PROBLEM DESCRIPTION ▸ Within the data below, find the string "Federation" and return each line where it occurs.

(RECORDS FOR THIS TASK Opens)

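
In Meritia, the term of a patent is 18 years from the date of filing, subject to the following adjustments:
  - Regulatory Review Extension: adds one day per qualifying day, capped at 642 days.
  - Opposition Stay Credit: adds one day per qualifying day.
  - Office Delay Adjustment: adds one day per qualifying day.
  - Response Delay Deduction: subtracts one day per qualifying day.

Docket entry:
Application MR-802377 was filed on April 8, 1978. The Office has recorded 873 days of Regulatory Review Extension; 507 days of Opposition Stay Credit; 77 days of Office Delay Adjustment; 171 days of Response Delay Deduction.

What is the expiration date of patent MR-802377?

February 27, 1999

Base term: filing date + 18 years → 8 April 1996.
Regulatory Review Extension: 873 days claimed exceeds the 642-day cap, so +642 days → 10 January 1998.
Opposition Stay Credit: +507 days → 1 June 1999.
Office Delay Adjustment: +77 days → 17 August 1999.
Response Delay Deduction: −171 days → 27 February 1999.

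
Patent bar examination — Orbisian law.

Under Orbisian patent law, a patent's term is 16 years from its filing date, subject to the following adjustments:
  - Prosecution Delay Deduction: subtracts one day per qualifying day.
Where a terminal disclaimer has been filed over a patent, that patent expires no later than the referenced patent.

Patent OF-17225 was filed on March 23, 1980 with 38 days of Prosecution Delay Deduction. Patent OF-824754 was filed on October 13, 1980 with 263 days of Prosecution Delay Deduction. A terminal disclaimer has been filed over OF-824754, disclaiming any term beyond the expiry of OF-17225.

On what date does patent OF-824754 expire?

1996-01-24

Natural term of OF-824754:
  Base: filing + 16 years → 13 October 1996.
  Prosecution Delay Deduction: −263 days → 24 January 1996.
Expiry of referenced patent OF-17225:
  Base: filing + 16 years → 23 March 1996.
  Prosecution Delay Deduction: −38 days → 14 February 1996.
Terminal disclaimer: OF-824754 expires on the earlier of 24 January 1996 and 14 February 1996.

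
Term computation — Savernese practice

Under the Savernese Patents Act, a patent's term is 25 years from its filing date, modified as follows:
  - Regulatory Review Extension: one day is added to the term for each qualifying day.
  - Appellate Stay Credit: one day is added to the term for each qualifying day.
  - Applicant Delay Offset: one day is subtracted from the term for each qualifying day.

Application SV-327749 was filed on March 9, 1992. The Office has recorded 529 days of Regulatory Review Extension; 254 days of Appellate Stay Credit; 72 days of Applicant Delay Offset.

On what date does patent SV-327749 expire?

2019-02-18

Base term: filing date + 25 years → 9 March 2017.
Regulatory Review Extension: +529 days → 20 August 2018.
Appellate Stay Credit: +254 days → 1 May 2019.
Applicant Delay Offset: −72 days → 18 February 2019.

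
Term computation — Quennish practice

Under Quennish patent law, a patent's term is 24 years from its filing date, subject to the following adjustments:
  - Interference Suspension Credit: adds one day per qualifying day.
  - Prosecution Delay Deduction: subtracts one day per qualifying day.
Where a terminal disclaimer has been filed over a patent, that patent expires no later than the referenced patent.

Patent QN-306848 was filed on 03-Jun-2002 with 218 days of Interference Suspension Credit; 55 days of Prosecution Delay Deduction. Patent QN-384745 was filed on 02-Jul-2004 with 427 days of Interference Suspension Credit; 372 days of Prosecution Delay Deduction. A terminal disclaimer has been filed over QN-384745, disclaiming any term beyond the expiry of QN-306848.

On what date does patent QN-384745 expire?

Natural term of QN-384745:
  Base: filing + 24 years → 2 July 2028.
  Interference Suspension Credit: +427 days → 2 September 2029.
  Prosecution Delay Deduction: −372 days → 26 August 2028.
Expiry of referenced patent QN-306848:
  Base: filing + 24 years → 3 June 2026.
  Interference Suspension Credit: +218 days → 7 January 2027.
  Prosecution Delay Deduction: −55 days → 13 November 2026.
Terminal disclaimer: QN-384745 expires on the earlier of 26 August 2028 and 13 November 2026.

2026-11-13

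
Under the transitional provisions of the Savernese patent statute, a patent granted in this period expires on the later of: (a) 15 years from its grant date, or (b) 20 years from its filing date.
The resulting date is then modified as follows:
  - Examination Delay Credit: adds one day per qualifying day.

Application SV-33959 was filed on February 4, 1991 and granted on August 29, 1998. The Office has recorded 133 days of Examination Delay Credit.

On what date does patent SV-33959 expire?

(a) grant + 15 years → 29 August 2013.
(b) filing + 20 years → 4 February 2011.
Later of the two: 29 August 2013.
Examination Delay Credit: +133 days → 9 January 2014.

January 9, 2014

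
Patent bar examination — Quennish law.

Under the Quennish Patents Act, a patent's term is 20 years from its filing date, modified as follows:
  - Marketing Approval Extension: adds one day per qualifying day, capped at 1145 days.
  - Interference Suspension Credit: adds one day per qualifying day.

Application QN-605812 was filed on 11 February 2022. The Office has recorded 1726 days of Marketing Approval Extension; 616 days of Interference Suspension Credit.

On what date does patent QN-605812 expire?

December 8, 2046

Base term: filing date + 20 years → 11 February 2042.
Marketing Approval Extension: 1726 days claimed exceeds the 1145-day cap, so +1145 days → 1 April 2045.
Interference Suspension Credit: +616 days → 8 December 2046.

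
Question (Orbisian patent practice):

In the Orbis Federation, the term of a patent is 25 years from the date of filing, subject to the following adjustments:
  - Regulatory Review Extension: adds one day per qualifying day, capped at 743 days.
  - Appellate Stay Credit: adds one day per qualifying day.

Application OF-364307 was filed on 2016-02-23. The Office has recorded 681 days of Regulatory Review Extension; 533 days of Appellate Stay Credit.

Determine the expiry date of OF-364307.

2044-06-21

Base term: filing date + 25 years → 23 February 2041.
Regulatory Review Extension: 681 days (within the 743-day cap) → +681 days → 5 January 2043.
Appellate Stay Credit: +533 days → 21 June 2044.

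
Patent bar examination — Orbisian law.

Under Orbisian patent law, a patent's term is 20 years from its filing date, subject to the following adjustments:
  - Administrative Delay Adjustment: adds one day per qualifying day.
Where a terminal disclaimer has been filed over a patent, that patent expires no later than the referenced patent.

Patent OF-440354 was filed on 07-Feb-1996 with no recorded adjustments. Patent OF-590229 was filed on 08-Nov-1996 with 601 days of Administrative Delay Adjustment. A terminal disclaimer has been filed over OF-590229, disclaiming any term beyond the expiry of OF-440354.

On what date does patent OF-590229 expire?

Natural term of OF-590229:
  Base: filing + 20 years → 8 November 2016.
  Administrative Delay Adjustment: +601 days → 2 July 2018.
Expiry of referenced patent OF-440354:
  Base: filing + 20 years → 7 February 2016.
Terminal disclaimer: OF-590229 expires on the earlier of 2 July 2018 and 7 February 2016.

February 7, 2016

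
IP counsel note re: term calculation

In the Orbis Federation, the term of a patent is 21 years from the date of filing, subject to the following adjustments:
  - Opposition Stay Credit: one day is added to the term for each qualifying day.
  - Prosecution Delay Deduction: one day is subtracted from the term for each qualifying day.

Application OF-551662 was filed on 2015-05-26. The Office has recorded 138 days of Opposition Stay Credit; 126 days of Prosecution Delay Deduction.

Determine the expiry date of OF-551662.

2036-06-07

Base term: filing date + 21 years → 26 May 2036.
Opposition Stay Credit: +138 days → 11 October 2036.
Prosecution Delay Deduction: −126 days → 7 June 2036.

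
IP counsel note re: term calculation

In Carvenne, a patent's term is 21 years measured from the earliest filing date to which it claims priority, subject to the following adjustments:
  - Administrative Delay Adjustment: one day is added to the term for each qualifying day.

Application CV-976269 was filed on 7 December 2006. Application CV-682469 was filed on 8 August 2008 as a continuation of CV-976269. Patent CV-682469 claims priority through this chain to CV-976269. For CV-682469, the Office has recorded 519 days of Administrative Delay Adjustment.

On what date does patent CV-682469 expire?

2029-05-09

Earliest priority filing: 7 December 2006.
Base term: 7 December 2006 + 21 years → 7 December 2027.
Administrative Delay Adjustment: +519 days → 9 May 2029.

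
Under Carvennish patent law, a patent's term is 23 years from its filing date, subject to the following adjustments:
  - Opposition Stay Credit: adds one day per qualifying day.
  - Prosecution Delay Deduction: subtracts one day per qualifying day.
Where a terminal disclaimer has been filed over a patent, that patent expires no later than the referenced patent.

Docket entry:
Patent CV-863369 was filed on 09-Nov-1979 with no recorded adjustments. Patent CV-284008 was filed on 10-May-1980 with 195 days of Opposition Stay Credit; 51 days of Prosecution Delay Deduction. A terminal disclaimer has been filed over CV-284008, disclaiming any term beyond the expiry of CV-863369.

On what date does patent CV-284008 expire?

2002-11-09

Natural term of CV-284008:
  Base: filing + 23 years → 10 May 2003.
  Opposition Stay Credit: +195 days → 21 November 2003.
  Prosecution Delay Deduction: −51 days → 1 October 2003.
Expiry of referenced patent CV-863369:
  Base: filing + 23 years → 9 November 2002.
Terminal disclaimer: CV-284008 expires on the earlier of 1 October 2003 and 9 November 2002.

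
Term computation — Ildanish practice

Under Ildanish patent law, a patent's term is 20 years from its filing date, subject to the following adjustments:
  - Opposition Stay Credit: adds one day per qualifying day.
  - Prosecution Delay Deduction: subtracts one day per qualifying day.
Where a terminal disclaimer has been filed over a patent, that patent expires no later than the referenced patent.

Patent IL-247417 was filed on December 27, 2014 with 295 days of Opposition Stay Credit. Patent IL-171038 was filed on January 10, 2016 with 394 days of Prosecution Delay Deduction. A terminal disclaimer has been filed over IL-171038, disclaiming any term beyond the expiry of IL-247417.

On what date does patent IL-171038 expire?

2034-12-12

Natural term of IL-171038:
  Base: filing + 20 years → 10 January 2036.
  Prosecution Delay Deduction: −394 days → 12 December 2034.
Expiry of referenced patent IL-247417:
  Base: filing + 20 years → 27 December 2034.
  Opposition Stay Credit: +295 days → 18 October 2035.
Terminal disclaimer: IL-171038 expires on the earlier of 12 December 2034 and 18 October 2035.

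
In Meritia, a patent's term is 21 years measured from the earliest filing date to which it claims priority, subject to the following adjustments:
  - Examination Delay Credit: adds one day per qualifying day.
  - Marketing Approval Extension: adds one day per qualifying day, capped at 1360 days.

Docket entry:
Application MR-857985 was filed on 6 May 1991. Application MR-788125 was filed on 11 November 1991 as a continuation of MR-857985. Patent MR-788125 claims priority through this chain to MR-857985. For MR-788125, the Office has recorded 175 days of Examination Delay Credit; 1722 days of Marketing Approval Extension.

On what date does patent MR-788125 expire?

Earliest priority filing: 6 May 1991.
Base term: 6 May 1991 + 21 years → 6 May 2012.
Examination Delay Credit: +175 days → 28 October 2012.
Marketing Approval Extension: 1722 days claimed exceeds the 1360-day cap, so +1360 days → 19 July 2016.

July 19, 2016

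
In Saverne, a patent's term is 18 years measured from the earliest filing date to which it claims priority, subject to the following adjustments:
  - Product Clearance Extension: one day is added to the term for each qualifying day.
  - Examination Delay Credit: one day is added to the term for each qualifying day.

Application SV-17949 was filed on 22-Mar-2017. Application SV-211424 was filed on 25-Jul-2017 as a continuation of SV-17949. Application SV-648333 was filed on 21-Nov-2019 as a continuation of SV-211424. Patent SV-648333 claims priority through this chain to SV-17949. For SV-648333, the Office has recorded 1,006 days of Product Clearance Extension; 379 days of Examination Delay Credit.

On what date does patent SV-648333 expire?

January 5, 2039

Earliest priority filing: 22 March 2017.
Base term: 22 March 2017 + 18 years → 22 March 2035.
Product Clearance Extension: +1006 days → 22 December 2037.
Examination Delay Credit: +379 days → 5 January 2039.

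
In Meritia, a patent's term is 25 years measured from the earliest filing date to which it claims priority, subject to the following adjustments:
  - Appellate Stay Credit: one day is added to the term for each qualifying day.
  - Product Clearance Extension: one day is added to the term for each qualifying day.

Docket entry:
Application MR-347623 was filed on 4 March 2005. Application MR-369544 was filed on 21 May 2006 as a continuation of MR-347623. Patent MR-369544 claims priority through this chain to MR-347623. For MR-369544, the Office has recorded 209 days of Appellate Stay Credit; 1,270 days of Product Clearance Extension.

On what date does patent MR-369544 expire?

Earliest priority filing: 4 March 2005.
Base term: 4 March 2005 + 25 years → 4 March 2030.
Appellate Stay Credit: +209 days → 29 September 2030.
Product Clearance Extension: +1270 days → 22 March 2034.

2034-03-22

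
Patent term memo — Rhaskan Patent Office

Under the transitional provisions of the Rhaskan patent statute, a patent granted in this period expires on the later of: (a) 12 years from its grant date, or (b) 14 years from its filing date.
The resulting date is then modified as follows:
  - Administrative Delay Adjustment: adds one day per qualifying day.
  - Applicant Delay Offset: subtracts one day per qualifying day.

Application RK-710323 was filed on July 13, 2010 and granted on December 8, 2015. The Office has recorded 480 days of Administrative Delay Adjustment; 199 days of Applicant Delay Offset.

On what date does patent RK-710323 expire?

(a) grant + 12 years → 8 December 2027.
(b) filing + 14 years → 13 July 2024.
Later of the two: 8 December 2027.
Administrative Delay Adjustment: +480 days → 1 April 2029.
Applicant Delay Offset: −199 days → 14 September 2028.

September 14, 2028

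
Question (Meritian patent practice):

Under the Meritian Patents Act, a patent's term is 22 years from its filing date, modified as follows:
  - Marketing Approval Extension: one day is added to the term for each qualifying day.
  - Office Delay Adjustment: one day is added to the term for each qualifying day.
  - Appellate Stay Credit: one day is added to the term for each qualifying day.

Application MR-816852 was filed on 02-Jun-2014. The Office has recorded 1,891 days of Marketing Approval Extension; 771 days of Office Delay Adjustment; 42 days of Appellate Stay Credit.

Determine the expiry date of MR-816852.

Base term: filing date + 22 years → 2 June 2036.
Marketing Approval Extension: +1891 days → 6 August 2041.
Office Delay Adjustment: +771 days → 16 September 2043.
Appellate Stay Credit: +42 days → 28 October 2043.

October 28, 2043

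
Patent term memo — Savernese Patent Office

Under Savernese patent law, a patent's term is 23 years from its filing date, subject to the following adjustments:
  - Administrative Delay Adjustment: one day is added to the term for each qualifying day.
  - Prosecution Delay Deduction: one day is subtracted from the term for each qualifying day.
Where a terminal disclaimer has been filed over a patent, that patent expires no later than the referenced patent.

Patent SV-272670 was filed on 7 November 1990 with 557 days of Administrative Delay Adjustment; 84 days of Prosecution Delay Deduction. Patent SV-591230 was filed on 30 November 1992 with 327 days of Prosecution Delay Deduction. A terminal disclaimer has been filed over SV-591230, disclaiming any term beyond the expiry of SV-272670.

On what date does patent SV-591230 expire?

Natural term of SV-591230:
  Base: filing + 23 years → 30 November 2015.
  Prosecution Delay Deduction: −327 days → 7 January 2015.
Expiry of referenced patent SV-272670:
  Base: filing + 23 years → 7 November 2013.
  Administrative Delay Adjustment: +557 days → 18 May 2015.
  Prosecution Delay Deduction: −84 days → 23 February 2015.
Terminal disclaimer: SV-591230 expires on the earlier of 7 January 2015 and 23 February 2015.

2015-01-07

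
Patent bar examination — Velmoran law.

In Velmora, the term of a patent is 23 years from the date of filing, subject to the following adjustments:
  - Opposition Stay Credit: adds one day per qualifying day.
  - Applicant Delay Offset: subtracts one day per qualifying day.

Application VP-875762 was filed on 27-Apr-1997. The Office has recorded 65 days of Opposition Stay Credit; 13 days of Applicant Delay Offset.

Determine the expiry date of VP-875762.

Base term: filing date + 23 years → 27 April 2020.
Opposition Stay Credit: +65 days → 1 July 2020.
Applicant Delay Offset: −13 days → 18 June 2020.

June 18, 2020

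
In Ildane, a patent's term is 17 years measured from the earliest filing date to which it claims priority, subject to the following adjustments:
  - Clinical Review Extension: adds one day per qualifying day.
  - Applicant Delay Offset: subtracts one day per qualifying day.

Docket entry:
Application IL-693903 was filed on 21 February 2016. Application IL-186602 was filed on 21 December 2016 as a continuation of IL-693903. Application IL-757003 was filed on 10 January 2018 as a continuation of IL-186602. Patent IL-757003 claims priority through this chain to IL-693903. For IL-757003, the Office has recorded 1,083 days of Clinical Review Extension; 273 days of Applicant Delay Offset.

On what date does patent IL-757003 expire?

Earliest priority filing: 21 February 2016.
Base term: 21 February 2016 + 17 years → 21 February 2033.
Clinical Review Extension: +1083 days → 9 February 2036.
Applicant Delay Offset: −273 days → 12 May 2035.

May 12, 2035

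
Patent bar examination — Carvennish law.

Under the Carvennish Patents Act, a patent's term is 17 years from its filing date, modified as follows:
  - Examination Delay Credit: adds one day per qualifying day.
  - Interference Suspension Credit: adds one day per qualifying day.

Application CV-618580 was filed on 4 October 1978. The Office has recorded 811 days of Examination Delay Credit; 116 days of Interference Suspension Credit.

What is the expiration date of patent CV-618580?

Base term: filing date + 17 years → 4 October 1995.
Examination Delay Credit: +811 days → 23 December 1997.
Interference Suspension Credit: +116 days → 18 April 1998.

1998-04-18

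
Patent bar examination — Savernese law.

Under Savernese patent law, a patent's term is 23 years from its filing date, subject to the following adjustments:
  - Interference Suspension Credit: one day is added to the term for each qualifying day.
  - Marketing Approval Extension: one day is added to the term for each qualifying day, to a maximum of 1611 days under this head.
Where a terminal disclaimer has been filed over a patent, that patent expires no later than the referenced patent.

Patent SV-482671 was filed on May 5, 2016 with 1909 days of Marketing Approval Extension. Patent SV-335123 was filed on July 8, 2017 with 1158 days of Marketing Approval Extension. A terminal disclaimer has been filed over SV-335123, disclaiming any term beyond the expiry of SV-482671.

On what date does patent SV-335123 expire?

Natural term of SV-335123:
  Base: filing + 23 years → 8 July 2040.
  Marketing Approval Extension: 1158 days (within the 1611-day cap) → +1158 days → 9 September 2043.
Expiry of referenced patent SV-482671:
  Base: filing + 23 years → 5 May 2039.
  Marketing Approval Extension: 1909 days claimed exceeds the 1611-day cap, so +1611 days → 2 October 2043.
Terminal disclaimer: SV-335123 expires on the earlier of 9 September 2043 and 2 October 2043.

2043-09-09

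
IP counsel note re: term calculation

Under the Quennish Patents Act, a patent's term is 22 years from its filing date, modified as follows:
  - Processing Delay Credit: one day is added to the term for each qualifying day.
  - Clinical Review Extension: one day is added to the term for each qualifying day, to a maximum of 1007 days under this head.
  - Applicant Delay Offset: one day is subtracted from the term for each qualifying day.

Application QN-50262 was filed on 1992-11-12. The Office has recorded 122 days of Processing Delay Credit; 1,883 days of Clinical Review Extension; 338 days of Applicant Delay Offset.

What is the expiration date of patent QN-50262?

Base term: filing date + 22 years → 12 November 2014.
Processing Delay Credit: +122 days → 14 March 2015.
Clinical Review Extension: 1883 days claimed exceeds the 1007-day cap, so +1007 days → 15 December 2017.
Applicant Delay Offset: −338 days → 11 January 2017.

2017-01-11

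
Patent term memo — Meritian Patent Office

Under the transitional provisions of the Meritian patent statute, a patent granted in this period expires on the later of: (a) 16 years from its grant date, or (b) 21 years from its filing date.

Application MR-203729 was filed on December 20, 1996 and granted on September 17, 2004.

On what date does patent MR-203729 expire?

(a) grant + 16 years → 17 September 2020.
(b) filing + 21 years → 20 December 2017.
Later of the two: 17 September 2020.

2020-09-17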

(RECORDS FOR THIS TASK Closes)

RESPONSE TO THE TASK ▸
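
In the Orbis Federation, the term of a patent is 25 years from the date of filing, subject to the following adjustments:
In the Orbis Federation, the term of a patent is 21 years from the date of filing, subject to the following adjustments: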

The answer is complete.